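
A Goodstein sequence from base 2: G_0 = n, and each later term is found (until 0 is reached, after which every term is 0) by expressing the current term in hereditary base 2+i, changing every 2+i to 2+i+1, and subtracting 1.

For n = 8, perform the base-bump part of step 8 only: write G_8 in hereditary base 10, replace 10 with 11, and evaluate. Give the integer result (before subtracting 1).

570623341476

[0] 8 ≡ 2^(2 + 1) (base 2). Lift 3: 81. −1: 80.
[1] 80 ≡ 2·3^3 + 2·3^2 + 2·3 + 2 (base 3). Lift 4: 554. −1: 553.
[2] 553 ≡ 2·4^4 + 2·4^2 + 2·4 + 1 (base 4). Lift 5: 6311. −1: 6310.
[3] 6310 ≡ 2·5^5 + 2·5^2 + 2·5 (base 5). Lift 6: 93396. −1: 93395.
[4] 93395 ≡ 2·6^6 + 2·6^2 + 6 + 5 (base 6). Lift 7: 1647196. −1: 1647195.
[5] 1647195 ≡ 2·7^7 + 2·7^2 + 7 + 4 (base 7). Lift 8: 33554572. −1: 33554571.
[6] 33554571 ≡ 2·8^8 + 2·8^2 + 8 + 3 (base 8). Lift 9: 774841152. −1: 774841151.
[7] 774841151 ≡ 2·9^9 + 2·9^2 + 9 + 2 (base 9). Lift 10: 20000000212. −1: 20000000211.
[8] 20000000211 ≡ 2·10^10 + 2·10^2 + 10 + 1 (base 10). Lift 11: 570623341476. −1: 570623341475.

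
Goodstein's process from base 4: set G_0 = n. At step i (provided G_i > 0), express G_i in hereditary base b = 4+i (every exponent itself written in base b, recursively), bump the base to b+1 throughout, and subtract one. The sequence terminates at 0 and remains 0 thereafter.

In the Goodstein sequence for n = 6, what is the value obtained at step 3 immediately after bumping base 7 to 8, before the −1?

6

G_0 = 6. HB_4(6) = 4 + 2. Bump = 7. G_1 = 6.
G_1 = 6. HB_5(6) = 5 + 1. Bump = 7. G_2 = 6.
G_2 = 6. HB_6(6) = 6. Bump = 7. G_3 = 6.
G_3 = 6. HB_7(6) = 6. Bump = 6. G_4 = 5.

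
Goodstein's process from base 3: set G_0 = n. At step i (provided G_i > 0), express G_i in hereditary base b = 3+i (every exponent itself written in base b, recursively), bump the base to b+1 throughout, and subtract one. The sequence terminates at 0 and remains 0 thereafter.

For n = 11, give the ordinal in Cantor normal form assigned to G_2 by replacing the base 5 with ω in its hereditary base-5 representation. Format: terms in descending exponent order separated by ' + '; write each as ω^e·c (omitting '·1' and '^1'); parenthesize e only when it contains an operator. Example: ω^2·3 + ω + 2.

i=0: 11 = 3^2 + 2 (b=3); 3→4: 4^2 + 2 = 18; 18−1 = 17
i=1: 17 = 4^2 + 1 (b=4); 4→5: 5^2 + 1 = 26; 26−1 = 25
i=2: 25 = 5^2 (b=5); 5→6: 6^2 = 36; 36−1 = 35

ω^2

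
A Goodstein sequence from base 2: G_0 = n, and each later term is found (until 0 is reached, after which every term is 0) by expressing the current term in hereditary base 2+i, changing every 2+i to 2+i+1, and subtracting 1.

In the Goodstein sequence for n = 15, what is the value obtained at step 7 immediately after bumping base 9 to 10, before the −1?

100077777776

G_0=15  [base 2] 2^(2 + 1) + 2^2 + 2 + 1  →[2↦3]→  3^(3 + 1) + 3^3 + 3 + 1 = 112  −1 ⇒ G_1=111
G_1=111  [base 3] 3^(3 + 1) + 3^3 + 3  →[3↦4]→  4^(4 + 1) + 4^4 + 4 = 1284  −1 ⇒ G_2=1283
G_2=1283  [base 4] 4^(4 + 1) + 4^4 + 3  →[4↦5]→  5^(5 + 1) + 5^5 + 3 = 18753  −1 ⇒ G_3=18752
G_3=18752  [base 5] 5^(5 + 1) + 5^5 + 2  →[5↦6]→  6^(6 + 1) + 6^6 + 2 = 326594  −1 ⇒ G_4=326593
G_4=326593  [base 6] 6^(6 + 1) + 6^6 + 1  →[6↦7]→  7^(7 + 1) + 7^7 + 1 = 6588345  −1 ⇒ G_5=6588344
G_5=6588344  [base 7] 7^(7 + 1) + 7^7  →[7↦8]→  8^(8 + 1) + 8^8 = 150994944  −1 ⇒ G_6=150994943
G_6=150994943  [base 8] 8^(8 + 1) + 7·8^7 + 7·8^6 + 7·8^5 + 7·8^4 + 7·8^3 + 7·8^2 + 7·8 + 7  →[8↦9]→  9^(9 + 1) + 7·9^7 + 7·9^6 + 7·9^5 + 7·9^4 + 7·9^3 + 7·9^2 + 7·9 + 7 = 3524450281  −1 ⇒ G_7=3524450280
G_7=3524450280  [base 9] 9^(9 + 1) + 7·9^7 + 7·9^6 + 7·9^5 + 7·9^4 + 7·9^3 + 7·9^2 + 7·9 + 6  →[9↦10]→  10^(10 + 1) + 7·10^7 + 7·10^6 + 7·10^5 + 7·10^4 + 7·10^3 + 7·10^2 + 7·10 + 6 = 100077777776  −1 ⇒ G_8=100077777775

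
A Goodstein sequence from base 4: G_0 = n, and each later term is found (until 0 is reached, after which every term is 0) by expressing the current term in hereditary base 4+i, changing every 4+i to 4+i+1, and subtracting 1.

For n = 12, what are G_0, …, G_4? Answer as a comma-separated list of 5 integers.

12, 14, 15, 16, 17

G_0 = 12. HB_4(12) = 3·4. Bump = 15. G_1 = 14.
G_1 = 14. HB_5(14) = 2·5 + 4. Bump = 16. G_2 = 15.
G_2 = 15. HB_6(15) = 2·6 + 3. Bump = 17. G_3 = 16.
G_3 = 16. HB_7(16) = 2·7 + 2. Bump = 18. G_4 = 17.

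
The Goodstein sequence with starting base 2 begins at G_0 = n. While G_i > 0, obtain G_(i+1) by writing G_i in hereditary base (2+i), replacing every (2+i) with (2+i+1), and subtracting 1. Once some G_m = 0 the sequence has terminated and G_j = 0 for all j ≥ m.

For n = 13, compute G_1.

108

G_0=13  [base 2] 2^(2 + 1) + 2^2 + 1  →[2↦3]→  3^(3 + 1) + 3^3 + 1 = 109  −1 ⇒ G_1=108
G_1=108  [base 3] 3^(3 + 1) + 3^3  →[3↦4]→  4^(4 + 1) + 4^4 = 1280  −1 ⇒ G_2=1279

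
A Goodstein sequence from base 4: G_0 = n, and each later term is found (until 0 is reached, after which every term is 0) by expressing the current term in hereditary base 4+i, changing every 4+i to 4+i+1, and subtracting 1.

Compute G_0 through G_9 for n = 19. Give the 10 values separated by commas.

G_0 = 19. HB_4(19) = 4^2 + 3. Bump = 28. G_1 = 27.
G_1 = 27. HB_5(27) = 5^2 + 2. Bump = 38. G_2 = 37.
G_2 = 37. HB_6(37) = 6^2 + 1. Bump = 50. G_3 = 49.
G_3 = 49. HB_7(49) = 7^2. Bump = 64. G_4 = 63.
G_4 = 63. HB_8(63) = 7·8 + 7. Bump = 70. G_5 = 69.
G_5 = 69. HB_9(69) = 7·9 + 6. Bump = 76. G_6 = 75.
G_6 = 75. HB_10(75) = 7·10 + 5. Bump = 82. G_7 = 81.
G_7 = 81. HB_11(81) = 7·11 + 4. Bump = 88. G_8 = 87.
G_8 = 87. HB_12(87) = 7·12 + 3. Bump = 94. G_9 = 93.

19, 27, 37, 49, 63, 69, 75, 81, 87, 93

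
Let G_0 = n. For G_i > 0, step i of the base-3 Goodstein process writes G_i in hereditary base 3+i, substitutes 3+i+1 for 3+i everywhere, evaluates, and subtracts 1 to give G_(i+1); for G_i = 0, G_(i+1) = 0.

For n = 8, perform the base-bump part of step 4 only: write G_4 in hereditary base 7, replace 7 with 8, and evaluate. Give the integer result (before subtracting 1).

(0) 8|_3 = 2·3 + 2 ↦ 2·4 + 2|_4 = 10 ⇒ 9
(1) 9|_4 = 2·4 + 1 ↦ 2·5 + 1|_5 = 11 ⇒ 10
(2) 10|_5 = 2·5 ↦ 2·6|_6 = 12 ⇒ 11
(3) 11|_6 = 6 + 5 ↦ 7 + 5|_7 = 12 ⇒ 11

12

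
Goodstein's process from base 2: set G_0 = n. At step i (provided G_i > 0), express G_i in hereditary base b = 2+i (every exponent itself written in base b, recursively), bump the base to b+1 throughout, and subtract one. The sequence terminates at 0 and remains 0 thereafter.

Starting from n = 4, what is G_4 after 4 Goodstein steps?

base 2: 4 = 2^2; at 3: 3^3 = 27; next = 26
base 3: 26 = 2·3^2 + 2·3 + 2; at 4: 2·4^2 + 2·4 + 2 = 42; next = 41
base 4: 41 = 2·4^2 + 2·4 + 1; at 5: 2·5^2 + 2·5 + 1 = 61; next = 60
base 5: 60 = 2·5^2 + 2·5; at 6: 2·6^2 + 2·6 = 84; next = 83
base 6: 83 = 2·6^2 + 6 + 5; at 7: 2·7^2 + 7 + 5 = 110; next = 109

83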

──────────

What is being asked: There is one span to return: the line holding "Goodstein's process from base 2: set" and every line after it through the end of the listing above; please give it exactly and add nothing.

Expected answer:
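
Goodstein's process from base 2: set G_0 = n. At step i (provided G_i > 0), express G_i in hereditary base b = 2+i (every exponent itself written in base b, recursively), bump the base to b+1 throughout, and subtract one. The sequence terminates at 0 and remains 0 thereafter.

Starting from n = 4, what is G_4 after 4 Goodstein steps?

base 2: 4 = 2^2; at 3: 3^3 = 27; next = 26
base 3: 26 = 2·3^2 + 2·3 + 2; at 4: 2·4^2 + 2·4 + 2 = 42; next = 41
base 4: 41 = 2·4^2 + 2·4 + 1; at 5: 2·5^2 + 2·5 + 1 = 61; next = 60
base 5: 60 = 2·5^2 + 2·5; at 6: 2·6^2 + 2·6 = 84; next = 83
base 6: 83 = 2·6^2 + 6 + 5; at 7: 2·7^2 + 7 + 5 = 110; next = 109

83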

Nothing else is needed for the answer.